-- Opening Marker --

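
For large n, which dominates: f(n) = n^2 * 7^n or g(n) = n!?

g(n) = n! grows faster: by Stirling n! ~ (n/e)^n sqrt(2*pi*n); (n/e)^n eventually dominates n^2 * 7^n.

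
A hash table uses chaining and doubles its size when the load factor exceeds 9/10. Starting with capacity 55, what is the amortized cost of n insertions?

Rehashing occurs when load exceeds 9/10. Total rehash cost is geometric series summing to O(n). Each insertion itself is O(1). Amortized: O(1).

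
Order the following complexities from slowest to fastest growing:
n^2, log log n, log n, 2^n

Ordered by growth rate: log log n < log n < n^2 < 2^n.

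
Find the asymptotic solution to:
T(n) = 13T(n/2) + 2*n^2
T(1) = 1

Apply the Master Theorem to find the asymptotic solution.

a=13, b=2, f(n)=2*n^2. log_2(13) = 3.7. Case 1 of Master Theorem: T(n) = O(n^3.7).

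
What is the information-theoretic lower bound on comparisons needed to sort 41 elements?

There are 41! = 33452526613163807108170062053440751665152000000000 possible orderings. Each comparison gives 1 bit. We need at least ceil(log_2(33452526613163807108170062053440751665152000000000)) = 165 comparisons.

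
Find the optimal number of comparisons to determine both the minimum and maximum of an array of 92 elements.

Naive approach: 182 comparisons (91 for max + 91 for min).
Optimal: Compare elements in pairs first (floor(n/2) = 46 comparisons), then find max among winners and min among losers (45 comparisons each).
Total: ceil(3n/2) - 2 = 136 comparisons. An adversary argument shows this is also a lower bound.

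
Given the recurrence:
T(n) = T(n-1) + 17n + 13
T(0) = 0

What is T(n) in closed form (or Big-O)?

Dominant term in sum is 17*sum(i, i=1..n) = 17*n*(n+1)/2 = O(n^2).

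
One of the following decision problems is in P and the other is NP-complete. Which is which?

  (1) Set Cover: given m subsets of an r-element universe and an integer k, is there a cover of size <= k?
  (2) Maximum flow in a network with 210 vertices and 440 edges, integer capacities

(1) is NP-complete: one of Karp's 21 NP-complete problems (with k part of the input).
(2) is P: Edmonds-Karp / push-relabel run in polynomial time.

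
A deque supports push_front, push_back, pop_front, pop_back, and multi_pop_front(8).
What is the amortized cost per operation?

Assign 2 credits to each push operation. A pop uses 1 saved credit. multi_pop_front(8) uses up to 8 saved credits from previous pushes. Credits never go negative. Amortized cost is O(1).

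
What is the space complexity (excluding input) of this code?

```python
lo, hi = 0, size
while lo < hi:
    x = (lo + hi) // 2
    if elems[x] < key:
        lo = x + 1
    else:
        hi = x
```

Space complexity: O(1).
Only a constant amount of auxiliary storage is used; nothing grows with n.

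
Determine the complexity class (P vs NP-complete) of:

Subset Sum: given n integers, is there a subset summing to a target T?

This problem is NP-complete: one of Karp's 21 NP-complete problems.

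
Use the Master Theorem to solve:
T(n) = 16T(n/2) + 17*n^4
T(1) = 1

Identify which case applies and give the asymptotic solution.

a=16, b=2, f(n)=17*n^4.
log_2(16) = 4, so n^(log_b(a)) = n^4.
f(n) = Theta(n^4), so Case 2 applies.
T(n) = Theta(n^4 log n).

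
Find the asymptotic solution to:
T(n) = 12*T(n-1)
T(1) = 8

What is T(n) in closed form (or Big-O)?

Each step multiplies by 12. T(n) = T(1)*12^(n-1) = 8*12^(n-1).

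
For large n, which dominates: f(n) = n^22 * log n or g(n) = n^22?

f(n) = n^22 * log n grows faster: extra log n factor -> infinity.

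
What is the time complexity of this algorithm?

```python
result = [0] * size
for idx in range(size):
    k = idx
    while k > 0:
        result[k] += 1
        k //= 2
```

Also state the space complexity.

Time complexity: O(n log n).
Space complexity: O(n).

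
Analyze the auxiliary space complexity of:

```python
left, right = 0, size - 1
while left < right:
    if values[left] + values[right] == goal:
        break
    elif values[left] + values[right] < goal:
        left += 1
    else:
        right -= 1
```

Space complexity: O(1).
Only a constant amount of auxiliary storage is used; nothing grows with n.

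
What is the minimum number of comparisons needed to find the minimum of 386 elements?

Finding the minimum requires 385 comparisons, identical reasoning to finding the maximum. Each comparison eliminates one candidate.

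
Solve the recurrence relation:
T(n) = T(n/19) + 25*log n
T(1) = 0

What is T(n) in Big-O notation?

Each of the log_19(n) levels adds O(log n). T(n) = O(log^2 n).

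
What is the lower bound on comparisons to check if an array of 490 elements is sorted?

To verify 490 elements are sorted, we must compare each consecutive pair. Skipping any pair allows an adversary to swap them. Therefore 489 comparisons are necessary and sufficient.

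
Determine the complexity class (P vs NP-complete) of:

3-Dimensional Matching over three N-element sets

This problem is NP-complete: one of Karp's 21 NP-complete problems.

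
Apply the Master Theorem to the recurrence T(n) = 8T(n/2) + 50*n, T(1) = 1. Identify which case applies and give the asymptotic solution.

a=8, b=2, f(n)=50*n.
log_2(8) = 3 > 1.
Since f(n) = O(n^1) is polynomially smaller than n^3, Case 1 applies.
T(n) = Theta(n^3).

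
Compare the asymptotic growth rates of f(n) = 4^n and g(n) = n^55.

f(n) = 4^n grows faster: any exponential with base > 1 dominates every polynomial.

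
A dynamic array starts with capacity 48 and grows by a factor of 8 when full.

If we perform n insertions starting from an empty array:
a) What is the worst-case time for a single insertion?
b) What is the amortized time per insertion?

(a) Worst-case single insertion: O(n) -- when the array is full at capacity c, the resize copies all c elements, and c can be Theta(n).
(b) Resizes happen at sizes 48, 384, 3072, ... Total copy cost for n insertions: 48 + 384 + ... = O(n) (geometric series with ratio 1/8). Amortized cost per insertion: O(n)/n = O(1).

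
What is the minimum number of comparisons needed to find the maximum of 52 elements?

Finding the maximum requires 51 comparisons. Each comparison eliminates exactly one candidate. With 52 candidates, we need 51 eliminations.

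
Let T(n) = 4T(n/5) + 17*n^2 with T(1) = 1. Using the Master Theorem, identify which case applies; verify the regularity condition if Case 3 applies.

a=4, b=5, f(n)=17*n^2.
log_5(4) = 0.8614 < 2.
f(n) = Omega(n^(0.8614+epsilon)) for some epsilon > 0, so Case 3 is the candidate.
Regularity: a*f(n/b) = 4*17*(n/5)^2 = (4/25)*17*n^2 <= c*f(n) with c = 4/25 < 1. Satisfied.
Case 3: T(n) = Theta(n^2).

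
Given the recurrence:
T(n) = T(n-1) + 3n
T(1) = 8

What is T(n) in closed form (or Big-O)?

Unrolling: T(n) = 8 + 3*(2 + 3 + ... + n) = 8 + 3*(n(n+1)/2 - 1) = O(n^2).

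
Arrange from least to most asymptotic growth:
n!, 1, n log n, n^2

Ordered by growth rate: 1 < n log n < n^2 < n!.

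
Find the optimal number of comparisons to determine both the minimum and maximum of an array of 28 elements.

Naive approach: 54 comparisons (27 for max + 27 for min).
Optimal: Compare elements in pairs first (floor(n/2) = 14 comparisons), then find max among winners and min among losers (13 comparisons each).
Total: ceil(3n/2) - 2 = 40 comparisons. An adversary argument shows this is also a lower bound.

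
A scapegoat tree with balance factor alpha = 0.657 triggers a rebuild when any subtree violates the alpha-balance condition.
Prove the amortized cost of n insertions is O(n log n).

Define potential Phi = c * sum of |size(left(v)) - size(right(v))| over all nodes. An insertion at depth d costs O(d) = O(log n) and increases Phi by O(log n). When a rebuild of subtree of size s occurs, it costs O(s) but reduces Phi by Omega(s). With alpha = 0.657, between rebuilds Omega(s) insertions must occur. Amortized cost per insertion: O(log n).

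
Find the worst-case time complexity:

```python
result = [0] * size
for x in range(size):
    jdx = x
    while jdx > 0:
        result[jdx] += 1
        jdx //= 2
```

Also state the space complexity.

Time complexity: O(n log n).
Space complexity: O(n).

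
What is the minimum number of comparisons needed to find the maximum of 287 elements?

Finding the maximum requires 286 comparisons. Each comparison eliminates exactly one candidate. With 287 candidates, we need 286 eliminations.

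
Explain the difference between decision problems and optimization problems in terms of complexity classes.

Decision problems have yes/no answers and are classified into P, NP, etc. Optimization problems seek the best solution. Every optimization problem has a corresponding decision version. If the decision version is NP-complete, the optimization version is NP-hard.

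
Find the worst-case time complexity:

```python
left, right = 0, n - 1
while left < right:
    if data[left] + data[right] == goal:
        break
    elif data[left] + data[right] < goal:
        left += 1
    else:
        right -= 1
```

Time complexity: O(n).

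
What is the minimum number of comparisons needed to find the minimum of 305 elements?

Finding the minimum requires 304 comparisons, identical reasoning to finding the maximum. Each comparison eliminates one candidate.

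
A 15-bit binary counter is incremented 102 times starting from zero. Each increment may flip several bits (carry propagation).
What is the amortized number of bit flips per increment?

Bit i flips on every 2^i-th increment, so over 102 increments bit i flips floor(102/2^i) times. Summing over i: total flips < 2 * 102. Amortized: < 2 = O(1) per increment.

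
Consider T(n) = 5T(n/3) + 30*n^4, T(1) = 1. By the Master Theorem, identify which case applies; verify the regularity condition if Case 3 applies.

a=5, b=3, f(n)=30*n^4.
log_3(5) = 1.465 < 4.
f(n) = Omega(n^(1.465+epsilon)) for some epsilon > 0, so Case 3 is the candidate.
Regularity: a*f(n/b) = 5*30*(n/3)^4 = (5/81)*30*n^4 <= c*f(n) with c = 5/81 < 1. Satisfied.
Case 3: T(n) = Theta(n^4).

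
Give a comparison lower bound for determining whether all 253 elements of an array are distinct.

In the algebraic decision-tree model, the YES region for element distinctness on 253 elements has 253! connected components (one per ordering). Ben-Or's theorem then gives a lower bound of Omega(log(n!)) = Omega(n log n).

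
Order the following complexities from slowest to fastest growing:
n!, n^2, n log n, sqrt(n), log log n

Ordered by growth rate: log log n < sqrt(n) < n log n < n^2 < n!.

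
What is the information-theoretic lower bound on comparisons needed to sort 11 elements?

There are 11! = 39916800 possible orderings. Each comparison gives 1 bit. We need at least ceil(log_2(39916800)) = 26 comparisons.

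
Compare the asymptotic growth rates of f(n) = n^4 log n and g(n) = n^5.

g(n) = n^5 grows faster: n^5 / (n^4 log n) = n/log n -> infinity.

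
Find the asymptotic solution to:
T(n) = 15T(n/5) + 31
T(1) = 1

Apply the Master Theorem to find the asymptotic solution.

a=15, b=5, f(n)=31. log_5(15) = 1.683. Case 1 of Master Theorem: T(n) = O(n^1.683).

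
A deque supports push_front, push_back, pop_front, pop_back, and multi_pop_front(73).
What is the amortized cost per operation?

Assign 2 credits to each push operation. A pop uses 1 saved credit. multi_pop_front(73) uses up to 73 saved credits from previous pushes. Credits never go negative. Amortized cost is O(1).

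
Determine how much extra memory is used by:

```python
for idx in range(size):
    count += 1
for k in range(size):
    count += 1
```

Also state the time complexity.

Space complexity: O(1).
Only a constant amount of auxiliary storage is used; nothing grows with n.
Time complexity: O(n).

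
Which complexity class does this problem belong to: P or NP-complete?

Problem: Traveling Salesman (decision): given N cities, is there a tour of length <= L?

This problem is NP-complete: reduces from Hamiltonian Cycle.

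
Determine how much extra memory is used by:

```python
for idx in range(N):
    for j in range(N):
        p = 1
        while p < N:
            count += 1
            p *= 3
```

Space complexity: O(1).
Only a constant amount of auxiliary storage is used; nothing grows with n.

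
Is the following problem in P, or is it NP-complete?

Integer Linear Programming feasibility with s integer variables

This problem is NP-complete: ILP feasibility is NP-complete (LP relaxation is in P).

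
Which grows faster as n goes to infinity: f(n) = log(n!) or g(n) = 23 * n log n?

f(n) = log(n!) and g(n) = 23 * n log n are Theta of each other: Stirling: log(n!) = n log n - n + O(log n) = Theta(n log n); the constant 23 doesn't change the Theta class.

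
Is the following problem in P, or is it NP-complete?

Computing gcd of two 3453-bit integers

This problem is in P: the Euclidean algorithm runs in polynomial time in the bit-length.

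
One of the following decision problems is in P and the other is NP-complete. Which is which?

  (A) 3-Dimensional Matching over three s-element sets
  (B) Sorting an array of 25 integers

(A) is NP-complete: one of Karp's 21 NP-complete problems.
(B) is P: merge sort runs in O(n log n).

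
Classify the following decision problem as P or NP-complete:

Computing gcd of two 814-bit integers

This problem is in P: the Euclidean algorithm runs in polynomial time in the bit-length.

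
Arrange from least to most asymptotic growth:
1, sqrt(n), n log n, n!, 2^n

Ordered by growth rate: 1 < sqrt(n) < n log n < 2^n < n!.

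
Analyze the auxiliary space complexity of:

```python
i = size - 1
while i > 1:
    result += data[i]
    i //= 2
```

Space complexity: O(1).
Only a constant amount of auxiliary storage is used; nothing grows with n.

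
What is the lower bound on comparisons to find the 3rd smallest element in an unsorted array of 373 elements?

Finding the 3rd smallest of 373 elements requires Omega(n) comparisons. Every element must participate in at least one comparison; otherwise it could be the 3rd smallest.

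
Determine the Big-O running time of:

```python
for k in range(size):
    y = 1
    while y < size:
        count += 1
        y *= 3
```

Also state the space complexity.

Time complexity: O(n log n).
Space complexity: O(1).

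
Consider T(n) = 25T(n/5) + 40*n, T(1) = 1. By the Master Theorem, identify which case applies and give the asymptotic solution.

a=25, b=5, f(n)=40*n.
log_5(25) = 2 > 1.
Since f(n) = O(n^1) is polynomially smaller than n^2, Case 1 applies.
T(n) = Theta(n^2).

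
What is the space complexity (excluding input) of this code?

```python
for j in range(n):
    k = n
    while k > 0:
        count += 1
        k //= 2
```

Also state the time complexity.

Space complexity: O(1).
Only a constant amount of auxiliary storage is used; nothing grows with n.
Time complexity: O(n log n).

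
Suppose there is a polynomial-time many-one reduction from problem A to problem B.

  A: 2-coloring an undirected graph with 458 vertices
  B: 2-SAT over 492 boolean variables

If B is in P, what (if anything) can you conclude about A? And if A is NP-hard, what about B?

A poly-time reduction A <=_p B means any A-instance can be transformed to a B-instance in poly time.
If B is in P: compose the reduction with B's poly-time algorithm to solve A in poly time, so A is in P.
If A is NP-hard: every NP problem reduces to A, which reduces to B; composing reductions, every NP problem reduces to B, so B is NP-hard.
(Here in fact A is P and B is P.)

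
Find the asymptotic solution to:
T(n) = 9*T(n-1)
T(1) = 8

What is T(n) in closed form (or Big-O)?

Each step multiplies by 9. T(n) = T(1)*9^(n-1) = 8*9^(n-1).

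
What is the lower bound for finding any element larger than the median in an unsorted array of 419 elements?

To find an element larger than the median of 419 elements, we must see Omega(n) elements. Without seeing enough elements, an adversary can make any unseen element the median.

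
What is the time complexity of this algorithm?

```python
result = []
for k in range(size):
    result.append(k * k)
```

Time complexity: O(n).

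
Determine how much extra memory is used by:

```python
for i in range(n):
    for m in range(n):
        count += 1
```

Space complexity: O(1).
Only a constant amount of auxiliary storage is used; nothing grows with n.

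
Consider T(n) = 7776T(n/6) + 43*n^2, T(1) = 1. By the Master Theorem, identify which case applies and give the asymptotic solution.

a=7776, b=6, f(n)=43*n^2.
log_6(7776) = 5 > 2.
Since f(n) = O(n^2) is polynomially smaller than n^5, Case 1 applies.
T(n) = Theta(n^5).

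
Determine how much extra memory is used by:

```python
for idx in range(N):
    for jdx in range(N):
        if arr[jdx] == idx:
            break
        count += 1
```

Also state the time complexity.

Space complexity: O(1).
Only a constant amount of auxiliary storage is used; nothing grows with n.
Time complexity: O(n^2).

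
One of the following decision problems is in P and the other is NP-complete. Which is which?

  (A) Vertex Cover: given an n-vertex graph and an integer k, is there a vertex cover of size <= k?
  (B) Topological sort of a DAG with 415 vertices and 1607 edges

(A) is NP-complete: one of Karp's 21 NP-complete problems (with k part of the input; for any fixed constant k it is in P).
(B) is P: DFS-based topological sort runs in O(V+E).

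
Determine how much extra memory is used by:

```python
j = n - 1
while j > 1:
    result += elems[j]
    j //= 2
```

Space complexity: O(1).
Only a constant amount of auxiliary storage is used; nothing grows with n.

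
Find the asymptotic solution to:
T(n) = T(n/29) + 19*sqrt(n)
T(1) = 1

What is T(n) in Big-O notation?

Each level contributes sqrt(n/29^k). Geometric series with ratio 1/sqrt(29) < 1 sums to O(sqrt(n)).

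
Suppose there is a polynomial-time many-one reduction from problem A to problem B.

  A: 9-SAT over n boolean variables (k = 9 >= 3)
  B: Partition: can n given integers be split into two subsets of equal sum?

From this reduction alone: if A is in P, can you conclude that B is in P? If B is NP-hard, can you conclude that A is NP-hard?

A poly-time reduction A <=_p B transfers tractability DOWN (B easy => A easy) and hardness UP (A hard => B hard), not the reverse.
From A in P, the reduction alone does NOT give B in P: any problem in P trivially reduces to SAT, yet SAT is not known to be in P.
From B NP-hard, the reduction alone does NOT give A NP-hard: again, easy problems reduce to hard ones.
(Here in fact A is NP-complete and B is NP-complete.)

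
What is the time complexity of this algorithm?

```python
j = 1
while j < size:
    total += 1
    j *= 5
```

Time complexity: O(log n).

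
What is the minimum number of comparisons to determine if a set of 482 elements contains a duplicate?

Determining if 482 elements are all distinct requires Omega(n log n) comparisons in the comparison model. This follows from the element distinctness lower bound.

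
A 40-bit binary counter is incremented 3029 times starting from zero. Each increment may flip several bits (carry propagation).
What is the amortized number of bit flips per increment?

Bit i flips on every 2^i-th increment, so over 3029 increments bit i flips floor(3029/2^i) times. Summing over i: total flips < 2 * 3029. Amortized: < 2 = O(1) per increment.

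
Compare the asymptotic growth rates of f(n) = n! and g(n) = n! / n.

f(n) = n! grows faster: the ratio n!/(n!/n) = n -> infinity.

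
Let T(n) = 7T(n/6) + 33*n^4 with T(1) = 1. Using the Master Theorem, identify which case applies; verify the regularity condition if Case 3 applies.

a=7, b=6, f(n)=33*n^4.
log_6(7) = 1.086 < 4.
f(n) = Omega(n^(1.086+epsilon)) for some epsilon > 0, so Case 3 is the candidate.
Regularity: a*f(n/b) = 7*33*(n/6)^4 = (7/1296)*33*n^4 <= c*f(n) with c = 7/1296 < 1. Satisfied.
Case 3: T(n) = Theta(n^4).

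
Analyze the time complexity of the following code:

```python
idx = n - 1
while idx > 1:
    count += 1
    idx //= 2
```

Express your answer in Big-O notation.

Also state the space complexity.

Time complexity: O(log n).
Space complexity: O(1).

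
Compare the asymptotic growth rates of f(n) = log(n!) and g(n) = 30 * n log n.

f(n) = log(n!) and g(n) = 30 * n log n are Theta of each other: Stirling: log(n!) = n log n - n + O(log n) = Theta(n log n); the constant 30 doesn't change the Theta class.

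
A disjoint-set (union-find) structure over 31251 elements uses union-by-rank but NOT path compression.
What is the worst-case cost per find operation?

Union-by-rank alone keeps every tree's height <= log_2(31251) ~= 14.9. Each find traverses from a node to its root, costing O(height) = O(log n). Without path compression this bound is tight.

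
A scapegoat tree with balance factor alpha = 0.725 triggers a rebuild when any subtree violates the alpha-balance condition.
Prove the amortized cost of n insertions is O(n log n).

Define potential Phi = c * sum of |size(left(v)) - size(right(v))| over all nodes. An insertion at depth d costs O(d) = O(log n) and increases Phi by O(log n). When a rebuild of subtree of size s occurs, it costs O(s) but reduces Phi by Omega(s). With alpha = 0.725, between rebuilds Omega(s) insertions must occur. Amortized cost per insertion: O(log n).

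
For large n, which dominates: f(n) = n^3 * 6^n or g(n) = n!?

g(n) = n! grows faster: by Stirling n! ~ (n/e)^n sqrt(2*pi*n); (n/e)^n eventually dominates n^3 * 6^n.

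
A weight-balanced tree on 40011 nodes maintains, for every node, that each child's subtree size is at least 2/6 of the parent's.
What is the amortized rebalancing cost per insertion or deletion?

With balance ratio 2/6, tree height is O(log_{6/2}(40011)) = O(log n). A rebalance at a node of size s costs O(s) but requires Omega(s) updates in that subtree to retrigger. Summed over the O(log n) ancestors of the touched leaf, amortized rebalancing is O(log n).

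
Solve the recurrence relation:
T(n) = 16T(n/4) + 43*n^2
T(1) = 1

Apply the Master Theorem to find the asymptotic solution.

a=16, b=4, f(n)=43*n^2. log_4(16) = 2. Case 2: T(n) = O(n^2 log n).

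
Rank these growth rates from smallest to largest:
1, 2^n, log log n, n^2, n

Ordered by growth rate: 1 < log log n < n < n^2 < 2^n.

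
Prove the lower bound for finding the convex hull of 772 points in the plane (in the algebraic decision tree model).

Reduction from sorting: given 772 numbers x_1,...,x_{772}, map x_i to the point (x_i, x_i^2) on the parabola y = x^2. All points are on the convex hull, and walking the hull gives them in sorted x-order. Since sorting requires Omega(n log n), so does planar convex hull.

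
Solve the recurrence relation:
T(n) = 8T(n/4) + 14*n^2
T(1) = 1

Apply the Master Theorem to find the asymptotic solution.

a=8, b=4, f(n)=14*n^2. log_4(8) = 1.5 < 2. Case 3: T(n) = O(n^2).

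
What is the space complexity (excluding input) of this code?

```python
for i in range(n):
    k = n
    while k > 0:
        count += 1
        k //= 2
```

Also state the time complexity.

Space complexity: O(1).
Only a constant amount of auxiliary storage is used; nothing grows with n.
Time complexity: O(n log n).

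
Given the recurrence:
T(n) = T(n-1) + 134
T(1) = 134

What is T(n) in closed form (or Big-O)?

Unrolling: T(n) = T(n-1) + 134 = T(n-2) + 2*134 = ... = T(1) + (n-1)*134 = 134 + (n-1)*134 = 134n.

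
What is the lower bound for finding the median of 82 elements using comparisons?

To find the median of 82 elements, every element must be compared at least once, so the lower bound is Omega(n). The BFPRT algorithm achieves O(n), making this tight.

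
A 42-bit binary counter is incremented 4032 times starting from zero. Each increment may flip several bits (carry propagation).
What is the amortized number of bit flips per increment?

Bit i flips on every 2^i-th increment, so over 4032 increments bit i flips floor(4032/2^i) times. Summing over i: total flips < 2 * 4032. Amortized: < 2 = O(1) per increment.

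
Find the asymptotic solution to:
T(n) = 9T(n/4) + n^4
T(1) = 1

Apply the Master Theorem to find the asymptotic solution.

a=9, b=4, f(n)=n^4. log_4(9) = 1.585 < 4. Case 3: T(n) = O(n^4).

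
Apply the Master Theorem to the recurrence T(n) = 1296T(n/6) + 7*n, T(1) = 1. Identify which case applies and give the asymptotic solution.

a=1296, b=6, f(n)=7*n.
log_6(1296) = 4 > 1.
Since f(n) = O(n^1) is polynomially smaller than n^4, Case 1 applies.
T(n) = Theta(n^4).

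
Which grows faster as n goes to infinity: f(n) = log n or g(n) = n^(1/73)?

g(n) = n^(1/73) grows faster: any positive power of n dominates log n.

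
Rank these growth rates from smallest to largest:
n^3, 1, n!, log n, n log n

Ordered by growth rate: 1 < log n < n log n < n^3 < n!.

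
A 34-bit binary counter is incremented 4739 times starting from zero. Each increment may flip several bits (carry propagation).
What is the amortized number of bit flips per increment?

Bit i flips on every 2^i-th increment, so over 4739 increments bit i flips floor(4739/2^i) times. Summing over i: total flips < 2 * 4739. Amortized: < 2 = O(1) per increment.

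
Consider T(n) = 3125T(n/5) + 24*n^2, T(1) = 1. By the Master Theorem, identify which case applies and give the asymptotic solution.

a=3125, b=5, f(n)=24*n^2.
log_5(3125) = 5 > 2.
Since f(n) = O(n^2) is polynomially smaller than n^5, Case 1 applies.
T(n) = Theta(n^5).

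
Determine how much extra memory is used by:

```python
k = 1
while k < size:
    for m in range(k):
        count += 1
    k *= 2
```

Space complexity: O(1).
Only a constant amount of auxiliary storage is used; nothing grows with n.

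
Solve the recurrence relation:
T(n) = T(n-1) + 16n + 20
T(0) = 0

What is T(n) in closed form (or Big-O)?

Dominant term in sum is 16*sum(i, i=1..n) = 16*n*(n+1)/2 = O(n^2).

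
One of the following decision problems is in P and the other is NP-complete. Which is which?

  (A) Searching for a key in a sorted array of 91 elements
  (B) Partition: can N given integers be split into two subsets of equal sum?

(A) is P: binary search runs in O(log n).
(B) is NP-complete: Subset Sum reduces to it (one of Karp's 21 NP-complete problems).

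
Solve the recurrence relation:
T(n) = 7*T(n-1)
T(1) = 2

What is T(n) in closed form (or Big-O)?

Each step multiplies by 7. T(n) = T(1)*7^(n-1) = 2*7^(n-1).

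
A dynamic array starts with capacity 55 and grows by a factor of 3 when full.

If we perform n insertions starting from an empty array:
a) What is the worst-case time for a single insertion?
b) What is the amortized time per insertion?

(a) Worst-case single insertion: O(n) -- when the array is full at capacity c, the resize copies all c elements, and c can be Theta(n).
(b) Resizes happen at sizes 55, 165, 495, ... Total copy cost for n insertions: 55 + 165 + ... = O(n) (geometric series with ratio 1/3). Amortized cost per insertion: O(n)/n = O(1).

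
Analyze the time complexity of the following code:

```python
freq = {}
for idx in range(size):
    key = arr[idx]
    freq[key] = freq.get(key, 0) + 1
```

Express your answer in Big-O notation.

Time complexity: O(n).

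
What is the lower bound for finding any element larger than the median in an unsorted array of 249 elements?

To find an element larger than the median of 249 elements, we must see Omega(n) elements. Without seeing enough elements, an adversary can make any unseen element the median.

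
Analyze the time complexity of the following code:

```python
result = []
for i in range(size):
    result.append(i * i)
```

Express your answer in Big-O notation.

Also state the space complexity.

Time complexity: O(n).
Space complexity: O(n).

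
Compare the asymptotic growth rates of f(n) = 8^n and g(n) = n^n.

g(n) = n^n grows faster: n^n / 8^n = (n/8)^n -> infinity once n > 8.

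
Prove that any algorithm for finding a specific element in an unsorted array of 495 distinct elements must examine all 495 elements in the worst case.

Adversary argument: if the algorithm examines fewer than 495 elements, the adversary places the target in an unexamined position. The algorithm cannot distinguish 'not present' from 'in unexamined position'.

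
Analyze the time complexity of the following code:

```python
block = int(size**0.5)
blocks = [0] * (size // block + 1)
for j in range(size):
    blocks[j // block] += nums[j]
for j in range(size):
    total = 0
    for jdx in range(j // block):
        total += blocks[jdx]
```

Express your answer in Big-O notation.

Time complexity: O(n * sqrt(n)).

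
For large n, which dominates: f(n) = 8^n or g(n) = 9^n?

g(n) = 9^n grows faster: (9/8)^n -> infinity since 9/8 > 1.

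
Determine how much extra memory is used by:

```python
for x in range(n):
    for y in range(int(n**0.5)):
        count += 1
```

Space complexity: O(1).
Only a constant amount of auxiliary storage is used; nothing grows with n.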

-- Closing Marker --

WHAT YOU HAVE TO DO -
Pull out all lines containing the word "result" from the entries above.

COMPLETED TASK -
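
result = [0] * size
        result[k] += 1
result = [0] * size
        result[jdx] += 1
    result += data[i]
result = []
    result.append(k * k)
    result += elems[j]
result = []
    result.append(i * i)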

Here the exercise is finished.